● **Study material**
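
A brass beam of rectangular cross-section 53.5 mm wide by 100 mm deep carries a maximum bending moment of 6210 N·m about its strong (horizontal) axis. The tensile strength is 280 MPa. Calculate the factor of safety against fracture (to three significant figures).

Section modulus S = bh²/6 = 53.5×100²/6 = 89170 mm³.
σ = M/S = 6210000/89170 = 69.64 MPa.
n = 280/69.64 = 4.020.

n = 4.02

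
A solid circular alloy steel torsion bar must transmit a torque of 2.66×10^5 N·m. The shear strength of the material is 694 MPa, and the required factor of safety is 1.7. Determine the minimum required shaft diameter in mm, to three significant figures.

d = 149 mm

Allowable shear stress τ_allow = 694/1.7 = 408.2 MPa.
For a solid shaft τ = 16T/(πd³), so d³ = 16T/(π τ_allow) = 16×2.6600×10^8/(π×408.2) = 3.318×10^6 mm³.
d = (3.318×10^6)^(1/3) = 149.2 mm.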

* * *

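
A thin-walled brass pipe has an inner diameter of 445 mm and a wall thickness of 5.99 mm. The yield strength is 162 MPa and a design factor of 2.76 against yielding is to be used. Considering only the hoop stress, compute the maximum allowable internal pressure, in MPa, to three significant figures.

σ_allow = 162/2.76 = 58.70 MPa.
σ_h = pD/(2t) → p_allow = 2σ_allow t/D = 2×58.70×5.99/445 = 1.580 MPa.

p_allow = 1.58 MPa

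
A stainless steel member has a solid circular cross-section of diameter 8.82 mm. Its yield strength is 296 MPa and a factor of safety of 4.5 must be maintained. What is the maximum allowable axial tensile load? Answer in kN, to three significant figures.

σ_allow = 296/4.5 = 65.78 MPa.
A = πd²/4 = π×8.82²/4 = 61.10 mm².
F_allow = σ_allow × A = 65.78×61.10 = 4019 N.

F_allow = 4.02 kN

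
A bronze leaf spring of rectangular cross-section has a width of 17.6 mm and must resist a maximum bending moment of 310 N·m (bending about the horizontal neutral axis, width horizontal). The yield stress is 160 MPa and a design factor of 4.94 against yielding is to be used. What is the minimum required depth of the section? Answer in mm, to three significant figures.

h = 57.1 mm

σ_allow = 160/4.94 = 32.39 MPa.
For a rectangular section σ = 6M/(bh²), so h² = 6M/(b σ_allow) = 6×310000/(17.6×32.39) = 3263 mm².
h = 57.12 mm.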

--

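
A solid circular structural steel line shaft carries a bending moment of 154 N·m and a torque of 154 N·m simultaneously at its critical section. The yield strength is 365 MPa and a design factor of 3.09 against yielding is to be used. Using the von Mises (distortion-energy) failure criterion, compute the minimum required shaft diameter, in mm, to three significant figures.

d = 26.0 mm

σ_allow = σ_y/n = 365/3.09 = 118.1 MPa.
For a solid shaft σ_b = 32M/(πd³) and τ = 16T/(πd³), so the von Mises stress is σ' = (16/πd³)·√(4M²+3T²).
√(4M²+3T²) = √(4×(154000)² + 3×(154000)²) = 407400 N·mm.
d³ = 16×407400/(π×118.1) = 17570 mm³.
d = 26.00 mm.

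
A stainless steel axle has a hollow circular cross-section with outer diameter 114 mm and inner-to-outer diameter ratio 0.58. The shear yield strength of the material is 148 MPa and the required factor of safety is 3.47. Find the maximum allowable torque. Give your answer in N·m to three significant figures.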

● **Task objective**
Whatever else the listing above holds, retype exactly only the lines from the one containing "A solid circular structural" to the one containing "A stainless steel axle", both ends kept.

● **Your response**
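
A solid circular structural steel line shaft carries a bending moment of 154 N·m and a torque of 154 N·m simultaneously at its critical section. The yield strength is 365 MPa and a design factor of 3.09 against yielding is to be used. Using the von Mises (distortion-energy) failure criterion, compute the minimum required shaft diameter, in mm, to three significant figures.

d = 26.0 mm

σ_allow = σ_y/n = 365/3.09 = 118.1 MPa.
For a solid shaft σ_b = 32M/(πd³) and τ = 16T/(πd³), so the von Mises stress is σ' = (16/πd³)·√(4M²+3T²).
√(4M²+3T²) = √(4×(154000)² + 3×(154000)²) = 407400 N·mm.
d³ = 16×407400/(π×118.1) = 17570 mm³.
d = 26.00 mm.

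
A stainless steel axle has a hollow circular cross-section with outer diameter 114 mm and inner-to-outer diameter ratio 0.58. The shear yield strength of the material is 148 MPa and the required factor of safety is 3.47. Find the maximum allowable torque. Give your answer in N·m to three significant figures.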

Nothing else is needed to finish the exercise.